**WORK TASK:** From the line containing "Operations (each applies" to the last line of the records, please reproduce every line exactly and nothing more.
(GIVEN ENTRIES begins)
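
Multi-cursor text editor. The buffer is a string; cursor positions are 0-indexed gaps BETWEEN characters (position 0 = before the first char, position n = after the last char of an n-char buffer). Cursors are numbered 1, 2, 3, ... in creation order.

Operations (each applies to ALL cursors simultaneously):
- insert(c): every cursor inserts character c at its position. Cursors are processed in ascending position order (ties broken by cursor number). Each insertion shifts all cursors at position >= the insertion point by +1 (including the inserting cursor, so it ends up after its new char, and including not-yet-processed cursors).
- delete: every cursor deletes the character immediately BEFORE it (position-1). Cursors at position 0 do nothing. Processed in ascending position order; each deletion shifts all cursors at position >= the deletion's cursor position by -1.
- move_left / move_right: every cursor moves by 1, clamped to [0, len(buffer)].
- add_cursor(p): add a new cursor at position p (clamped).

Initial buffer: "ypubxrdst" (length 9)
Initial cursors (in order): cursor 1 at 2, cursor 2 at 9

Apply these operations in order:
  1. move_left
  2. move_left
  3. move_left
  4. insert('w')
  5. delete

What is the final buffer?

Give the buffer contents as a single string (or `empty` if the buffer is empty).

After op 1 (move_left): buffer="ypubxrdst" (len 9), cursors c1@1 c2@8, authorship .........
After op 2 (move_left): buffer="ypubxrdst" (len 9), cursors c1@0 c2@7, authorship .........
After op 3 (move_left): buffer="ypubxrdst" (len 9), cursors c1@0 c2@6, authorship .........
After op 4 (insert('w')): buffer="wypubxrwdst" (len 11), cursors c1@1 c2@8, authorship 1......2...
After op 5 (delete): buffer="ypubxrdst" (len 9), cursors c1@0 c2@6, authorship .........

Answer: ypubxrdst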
(GIVEN ENTRIES ends)
**SOLVED EXERCISE:**
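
Operations (each applies to ALL cursors simultaneously):
- insert(c): every cursor inserts character c at its position. Cursors are processed in ascending position order (ties broken by cursor number). Each insertion shifts all cursors at position >= the insertion point by +1 (including the inserting cursor, so it ends up after its new char, and including not-yet-processed cursors).
- delete: every cursor deletes the character immediately BEFORE it (position-1). Cursors at position 0 do nothing. Processed in ascending position order; each deletion shifts all cursors at position >= the deletion's cursor position by -1.
- move_left / move_right: every cursor moves by 1, clamped to [0, len(buffer)].
- add_cursor(p): add a new cursor at position p (clamped).

Initial buffer: "ypubxrdst" (length 9)
Initial cursors (in order): cursor 1 at 2, cursor 2 at 9

Apply these operations in order:
  1. move_left
  2. move_left
  3. move_left
  4. insert('w')
  5. delete

What is the final buffer?

Give the buffer contents as a single string (or `empty` if the buffer is empty).

After op 1 (move_left): buffer="ypubxrdst" (len 9), cursors c1@1 c2@8, authorship .........
After op 2 (move_left): buffer="ypubxrdst" (len 9), cursors c1@0 c2@7, authorship .........
After op 3 (move_left): buffer="ypubxrdst" (len 9), cursors c1@0 c2@6, authorship .........
After op 4 (insert('w')): buffer="wypubxrwdst" (len 11), cursors c1@1 c2@8, authorship 1......2...
After op 5 (delete): buffer="ypubxrdst" (len 9), cursors c1@0 c2@6, authorship .........

Answer: ypubxrdst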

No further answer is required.